*INSTRUCTIONS FOR THE TASK*. Which lines of the data include the string "transfer"? List them all.

*SUPPLIED RECORDS*.
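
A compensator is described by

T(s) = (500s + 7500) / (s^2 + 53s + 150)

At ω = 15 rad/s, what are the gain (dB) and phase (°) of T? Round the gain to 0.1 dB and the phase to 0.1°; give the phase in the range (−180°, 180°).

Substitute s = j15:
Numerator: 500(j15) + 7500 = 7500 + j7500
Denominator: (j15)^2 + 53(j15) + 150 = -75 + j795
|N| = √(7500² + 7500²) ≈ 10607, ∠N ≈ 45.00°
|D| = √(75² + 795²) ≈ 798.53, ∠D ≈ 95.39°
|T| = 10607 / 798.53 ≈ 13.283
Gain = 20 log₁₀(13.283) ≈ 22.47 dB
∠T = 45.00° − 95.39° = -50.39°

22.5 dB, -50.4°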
* * *
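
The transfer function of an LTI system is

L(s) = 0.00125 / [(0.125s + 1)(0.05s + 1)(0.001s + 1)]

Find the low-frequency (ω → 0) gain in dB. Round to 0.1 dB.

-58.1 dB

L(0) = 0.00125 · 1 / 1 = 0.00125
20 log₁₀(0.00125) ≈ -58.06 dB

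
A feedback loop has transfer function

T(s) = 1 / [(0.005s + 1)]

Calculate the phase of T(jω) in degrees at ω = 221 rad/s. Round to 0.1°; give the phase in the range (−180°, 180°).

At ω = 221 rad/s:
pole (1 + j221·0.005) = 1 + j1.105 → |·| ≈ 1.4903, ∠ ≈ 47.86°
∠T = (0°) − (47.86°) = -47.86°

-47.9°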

*EXERCISE OUTPUT*.
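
The transfer function of an LTI system is
A feedback loop has transfer function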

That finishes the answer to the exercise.